Saved entries:
....................

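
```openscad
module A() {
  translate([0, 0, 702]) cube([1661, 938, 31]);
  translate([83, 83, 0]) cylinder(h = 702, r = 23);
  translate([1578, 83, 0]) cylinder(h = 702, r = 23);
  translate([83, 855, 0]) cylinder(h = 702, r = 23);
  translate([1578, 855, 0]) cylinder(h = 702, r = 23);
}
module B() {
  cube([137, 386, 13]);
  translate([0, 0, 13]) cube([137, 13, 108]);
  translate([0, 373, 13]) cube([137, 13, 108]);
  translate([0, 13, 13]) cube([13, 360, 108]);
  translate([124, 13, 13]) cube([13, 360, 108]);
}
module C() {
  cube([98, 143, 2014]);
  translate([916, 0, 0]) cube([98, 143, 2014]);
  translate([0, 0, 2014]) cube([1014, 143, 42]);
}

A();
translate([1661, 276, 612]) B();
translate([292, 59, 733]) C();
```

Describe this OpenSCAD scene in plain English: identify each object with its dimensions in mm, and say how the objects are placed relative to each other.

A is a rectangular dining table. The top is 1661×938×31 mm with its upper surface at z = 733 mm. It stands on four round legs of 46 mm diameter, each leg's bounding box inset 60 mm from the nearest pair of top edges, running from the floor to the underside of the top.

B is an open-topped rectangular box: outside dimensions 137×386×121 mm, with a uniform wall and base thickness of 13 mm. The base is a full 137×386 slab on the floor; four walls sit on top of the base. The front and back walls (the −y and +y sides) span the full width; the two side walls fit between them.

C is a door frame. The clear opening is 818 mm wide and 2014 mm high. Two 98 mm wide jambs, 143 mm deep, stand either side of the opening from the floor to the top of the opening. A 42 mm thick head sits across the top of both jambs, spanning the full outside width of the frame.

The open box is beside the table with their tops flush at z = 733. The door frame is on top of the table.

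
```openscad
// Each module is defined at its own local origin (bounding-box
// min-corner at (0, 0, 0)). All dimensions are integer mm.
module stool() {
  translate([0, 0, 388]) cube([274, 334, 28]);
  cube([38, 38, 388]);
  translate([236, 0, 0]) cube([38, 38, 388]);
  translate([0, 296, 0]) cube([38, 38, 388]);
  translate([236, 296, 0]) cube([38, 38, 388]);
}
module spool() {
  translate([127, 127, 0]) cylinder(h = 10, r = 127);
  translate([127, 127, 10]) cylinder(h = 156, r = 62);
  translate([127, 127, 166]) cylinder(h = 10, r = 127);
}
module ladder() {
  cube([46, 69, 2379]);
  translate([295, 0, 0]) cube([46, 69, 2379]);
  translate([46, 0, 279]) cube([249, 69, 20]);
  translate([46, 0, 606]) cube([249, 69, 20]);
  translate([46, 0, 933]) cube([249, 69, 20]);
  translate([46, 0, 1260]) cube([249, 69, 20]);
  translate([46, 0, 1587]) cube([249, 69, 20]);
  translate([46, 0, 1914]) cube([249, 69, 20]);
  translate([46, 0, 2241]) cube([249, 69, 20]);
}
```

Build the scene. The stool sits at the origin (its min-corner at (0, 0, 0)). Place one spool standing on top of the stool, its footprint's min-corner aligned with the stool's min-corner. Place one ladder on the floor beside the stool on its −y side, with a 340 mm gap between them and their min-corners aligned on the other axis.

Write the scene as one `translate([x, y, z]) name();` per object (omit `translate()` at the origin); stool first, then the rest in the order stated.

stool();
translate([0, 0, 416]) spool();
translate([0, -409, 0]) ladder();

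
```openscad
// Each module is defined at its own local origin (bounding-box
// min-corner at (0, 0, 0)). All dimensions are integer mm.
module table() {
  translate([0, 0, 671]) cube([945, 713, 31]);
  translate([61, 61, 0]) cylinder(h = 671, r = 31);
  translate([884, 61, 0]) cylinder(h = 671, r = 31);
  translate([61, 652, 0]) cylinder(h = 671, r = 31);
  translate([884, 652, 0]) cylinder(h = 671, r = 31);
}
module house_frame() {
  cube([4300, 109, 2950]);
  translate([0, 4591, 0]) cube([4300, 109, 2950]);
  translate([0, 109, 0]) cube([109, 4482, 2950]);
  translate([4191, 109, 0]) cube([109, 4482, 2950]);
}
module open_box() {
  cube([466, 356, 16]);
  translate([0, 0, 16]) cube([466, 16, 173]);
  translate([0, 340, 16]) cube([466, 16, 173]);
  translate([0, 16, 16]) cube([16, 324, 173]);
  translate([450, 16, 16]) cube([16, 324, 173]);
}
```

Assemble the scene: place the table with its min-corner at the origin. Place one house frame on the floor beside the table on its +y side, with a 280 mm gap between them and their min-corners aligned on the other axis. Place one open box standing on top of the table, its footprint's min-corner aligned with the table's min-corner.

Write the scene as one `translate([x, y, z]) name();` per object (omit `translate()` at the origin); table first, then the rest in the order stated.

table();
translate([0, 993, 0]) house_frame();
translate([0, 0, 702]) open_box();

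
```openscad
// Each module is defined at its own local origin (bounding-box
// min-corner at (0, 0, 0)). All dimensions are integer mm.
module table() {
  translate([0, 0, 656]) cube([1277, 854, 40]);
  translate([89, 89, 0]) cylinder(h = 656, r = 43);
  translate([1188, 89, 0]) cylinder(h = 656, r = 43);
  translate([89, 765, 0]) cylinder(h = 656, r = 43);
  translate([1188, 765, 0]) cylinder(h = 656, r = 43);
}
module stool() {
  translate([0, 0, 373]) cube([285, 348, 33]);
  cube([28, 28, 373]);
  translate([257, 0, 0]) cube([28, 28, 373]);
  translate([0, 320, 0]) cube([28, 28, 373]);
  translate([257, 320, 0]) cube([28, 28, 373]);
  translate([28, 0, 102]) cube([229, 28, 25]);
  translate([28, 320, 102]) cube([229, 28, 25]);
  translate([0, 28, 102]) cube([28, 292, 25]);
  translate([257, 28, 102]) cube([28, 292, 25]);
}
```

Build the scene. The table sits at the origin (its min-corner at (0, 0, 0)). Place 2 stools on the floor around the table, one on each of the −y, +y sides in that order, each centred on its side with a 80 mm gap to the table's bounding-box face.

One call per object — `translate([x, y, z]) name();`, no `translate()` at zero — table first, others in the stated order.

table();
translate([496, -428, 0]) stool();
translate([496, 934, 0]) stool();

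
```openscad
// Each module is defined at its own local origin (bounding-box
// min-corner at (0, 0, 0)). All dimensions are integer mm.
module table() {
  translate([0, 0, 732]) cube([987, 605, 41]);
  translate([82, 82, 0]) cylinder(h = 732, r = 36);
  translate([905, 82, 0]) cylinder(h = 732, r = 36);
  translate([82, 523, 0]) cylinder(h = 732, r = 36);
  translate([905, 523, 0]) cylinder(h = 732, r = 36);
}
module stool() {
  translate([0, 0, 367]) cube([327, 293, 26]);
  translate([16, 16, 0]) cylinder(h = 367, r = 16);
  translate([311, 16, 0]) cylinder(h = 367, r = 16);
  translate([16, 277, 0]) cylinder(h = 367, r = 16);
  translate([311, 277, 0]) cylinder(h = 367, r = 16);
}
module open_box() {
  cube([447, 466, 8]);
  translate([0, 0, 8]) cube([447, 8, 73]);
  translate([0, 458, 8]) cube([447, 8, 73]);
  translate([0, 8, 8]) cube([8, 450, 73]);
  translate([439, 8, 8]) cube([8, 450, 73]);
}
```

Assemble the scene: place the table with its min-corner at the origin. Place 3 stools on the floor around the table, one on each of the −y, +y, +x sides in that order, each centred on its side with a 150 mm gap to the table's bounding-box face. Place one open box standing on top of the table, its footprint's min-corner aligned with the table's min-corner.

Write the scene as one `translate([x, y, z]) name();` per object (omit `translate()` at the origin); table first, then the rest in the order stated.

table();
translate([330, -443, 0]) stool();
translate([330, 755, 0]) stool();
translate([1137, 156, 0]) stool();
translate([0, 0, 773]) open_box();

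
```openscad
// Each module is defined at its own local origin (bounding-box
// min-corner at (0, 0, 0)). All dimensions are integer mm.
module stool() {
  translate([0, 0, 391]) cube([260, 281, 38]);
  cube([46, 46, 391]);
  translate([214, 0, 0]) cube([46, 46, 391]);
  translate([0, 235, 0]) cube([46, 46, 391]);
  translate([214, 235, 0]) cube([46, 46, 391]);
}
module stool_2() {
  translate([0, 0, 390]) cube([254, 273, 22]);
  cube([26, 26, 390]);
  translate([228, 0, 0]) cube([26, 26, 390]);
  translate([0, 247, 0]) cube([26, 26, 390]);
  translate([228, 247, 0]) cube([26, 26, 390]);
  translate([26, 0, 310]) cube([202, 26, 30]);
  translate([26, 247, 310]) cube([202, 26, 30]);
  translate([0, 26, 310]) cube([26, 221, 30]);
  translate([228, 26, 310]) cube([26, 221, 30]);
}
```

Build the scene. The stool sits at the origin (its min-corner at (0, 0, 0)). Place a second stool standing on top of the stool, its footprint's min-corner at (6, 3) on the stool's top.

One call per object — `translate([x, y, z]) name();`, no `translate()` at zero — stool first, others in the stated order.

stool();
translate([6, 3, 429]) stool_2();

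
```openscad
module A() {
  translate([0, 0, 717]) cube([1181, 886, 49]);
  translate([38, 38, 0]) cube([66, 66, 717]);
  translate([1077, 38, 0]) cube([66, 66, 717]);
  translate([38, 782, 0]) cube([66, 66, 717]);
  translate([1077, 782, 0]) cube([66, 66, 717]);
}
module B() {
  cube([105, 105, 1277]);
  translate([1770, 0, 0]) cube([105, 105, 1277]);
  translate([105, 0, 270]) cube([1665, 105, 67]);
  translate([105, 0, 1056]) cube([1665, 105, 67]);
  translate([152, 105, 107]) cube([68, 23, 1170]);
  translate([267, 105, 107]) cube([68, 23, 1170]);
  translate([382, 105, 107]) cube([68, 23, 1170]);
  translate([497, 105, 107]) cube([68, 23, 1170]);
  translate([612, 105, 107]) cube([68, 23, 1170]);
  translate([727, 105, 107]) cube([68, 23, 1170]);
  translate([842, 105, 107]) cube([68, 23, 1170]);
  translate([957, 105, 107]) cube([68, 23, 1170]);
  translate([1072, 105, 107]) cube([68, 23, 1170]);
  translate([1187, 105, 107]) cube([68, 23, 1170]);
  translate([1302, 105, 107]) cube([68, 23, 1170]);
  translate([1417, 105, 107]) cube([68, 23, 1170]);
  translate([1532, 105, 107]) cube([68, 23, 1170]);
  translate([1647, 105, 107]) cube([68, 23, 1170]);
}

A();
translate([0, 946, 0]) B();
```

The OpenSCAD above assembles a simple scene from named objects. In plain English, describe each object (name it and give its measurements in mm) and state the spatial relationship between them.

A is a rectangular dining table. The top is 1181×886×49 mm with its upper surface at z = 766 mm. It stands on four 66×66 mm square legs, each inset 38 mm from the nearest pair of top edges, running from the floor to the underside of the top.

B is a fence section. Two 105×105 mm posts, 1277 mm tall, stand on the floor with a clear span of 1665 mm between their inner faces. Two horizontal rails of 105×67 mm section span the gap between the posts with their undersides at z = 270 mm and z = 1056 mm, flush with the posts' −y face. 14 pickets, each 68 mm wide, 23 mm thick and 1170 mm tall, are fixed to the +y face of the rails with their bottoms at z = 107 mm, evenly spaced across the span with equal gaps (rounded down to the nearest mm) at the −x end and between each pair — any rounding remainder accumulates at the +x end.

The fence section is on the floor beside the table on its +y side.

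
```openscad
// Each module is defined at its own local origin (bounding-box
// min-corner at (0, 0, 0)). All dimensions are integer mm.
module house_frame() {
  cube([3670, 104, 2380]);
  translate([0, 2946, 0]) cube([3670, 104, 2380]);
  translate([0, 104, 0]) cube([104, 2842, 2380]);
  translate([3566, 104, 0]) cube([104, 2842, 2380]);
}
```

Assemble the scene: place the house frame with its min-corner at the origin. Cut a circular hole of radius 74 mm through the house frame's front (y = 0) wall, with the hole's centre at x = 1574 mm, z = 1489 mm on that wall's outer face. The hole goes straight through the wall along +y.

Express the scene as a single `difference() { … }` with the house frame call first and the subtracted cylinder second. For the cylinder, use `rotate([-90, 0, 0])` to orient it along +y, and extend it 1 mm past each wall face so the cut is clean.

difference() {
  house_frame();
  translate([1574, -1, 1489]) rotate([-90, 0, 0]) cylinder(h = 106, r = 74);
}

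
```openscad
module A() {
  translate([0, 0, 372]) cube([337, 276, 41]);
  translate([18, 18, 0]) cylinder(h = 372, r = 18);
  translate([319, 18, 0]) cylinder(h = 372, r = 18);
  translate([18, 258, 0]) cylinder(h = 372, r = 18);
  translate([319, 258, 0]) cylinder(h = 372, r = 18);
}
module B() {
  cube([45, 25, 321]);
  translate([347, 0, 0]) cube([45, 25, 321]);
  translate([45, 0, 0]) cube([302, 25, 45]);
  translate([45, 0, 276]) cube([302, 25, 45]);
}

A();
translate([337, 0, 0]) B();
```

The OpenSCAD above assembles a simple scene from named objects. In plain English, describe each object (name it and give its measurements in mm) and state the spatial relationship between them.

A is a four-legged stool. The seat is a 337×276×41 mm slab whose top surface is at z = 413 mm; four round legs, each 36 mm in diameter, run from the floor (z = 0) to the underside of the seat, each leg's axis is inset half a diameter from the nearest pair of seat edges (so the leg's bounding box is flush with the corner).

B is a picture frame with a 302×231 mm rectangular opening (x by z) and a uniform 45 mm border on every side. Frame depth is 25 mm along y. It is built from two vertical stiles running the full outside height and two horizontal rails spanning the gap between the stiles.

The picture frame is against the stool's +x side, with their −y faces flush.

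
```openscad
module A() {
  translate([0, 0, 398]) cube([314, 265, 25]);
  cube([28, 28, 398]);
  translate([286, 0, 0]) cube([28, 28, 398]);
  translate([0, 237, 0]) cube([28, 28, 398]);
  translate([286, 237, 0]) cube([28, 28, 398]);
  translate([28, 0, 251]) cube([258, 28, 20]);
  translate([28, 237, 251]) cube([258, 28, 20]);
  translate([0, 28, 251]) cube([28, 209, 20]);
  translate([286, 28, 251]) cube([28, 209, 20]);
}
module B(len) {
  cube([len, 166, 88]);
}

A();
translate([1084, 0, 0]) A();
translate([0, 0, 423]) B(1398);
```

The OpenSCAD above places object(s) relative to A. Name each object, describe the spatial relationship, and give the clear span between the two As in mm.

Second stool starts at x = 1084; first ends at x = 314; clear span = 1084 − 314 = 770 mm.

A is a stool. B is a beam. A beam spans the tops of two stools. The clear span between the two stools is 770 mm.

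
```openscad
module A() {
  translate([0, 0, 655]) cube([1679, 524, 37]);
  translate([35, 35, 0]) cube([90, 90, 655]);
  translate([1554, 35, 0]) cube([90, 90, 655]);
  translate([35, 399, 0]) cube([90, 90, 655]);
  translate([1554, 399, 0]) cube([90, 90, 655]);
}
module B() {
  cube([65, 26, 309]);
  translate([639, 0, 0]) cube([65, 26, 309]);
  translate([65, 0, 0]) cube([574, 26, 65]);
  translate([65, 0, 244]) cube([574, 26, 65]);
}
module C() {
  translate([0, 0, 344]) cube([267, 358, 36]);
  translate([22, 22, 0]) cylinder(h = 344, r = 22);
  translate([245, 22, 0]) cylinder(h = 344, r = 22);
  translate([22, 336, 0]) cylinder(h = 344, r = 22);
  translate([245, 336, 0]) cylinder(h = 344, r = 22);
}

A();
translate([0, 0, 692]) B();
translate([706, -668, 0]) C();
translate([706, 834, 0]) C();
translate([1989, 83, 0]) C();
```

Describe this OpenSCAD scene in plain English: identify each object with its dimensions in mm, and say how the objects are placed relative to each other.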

....................

> Prompt
What is needed is every line of the records that contains the word "corners".

> Solution for this problem
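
Build the scene. The stool sits at the origin (its min-corner at (0, 0, 0)). Place one spool standing on top of the stool, its footprint's min-corner aligned with the stool's min-corner. Place one ladder on the floor beside the stool on its −y side, with a 340 mm gap between them and their min-corners aligned on the other axis.
Assemble the scene: place the table with its min-corner at the origin. Place one house frame on the floor beside the table on its +y side, with a 280 mm gap between them and their min-corners aligned on the other axis. Place one open box standing on top of the table, its footprint's min-corner aligned with the table's min-corner.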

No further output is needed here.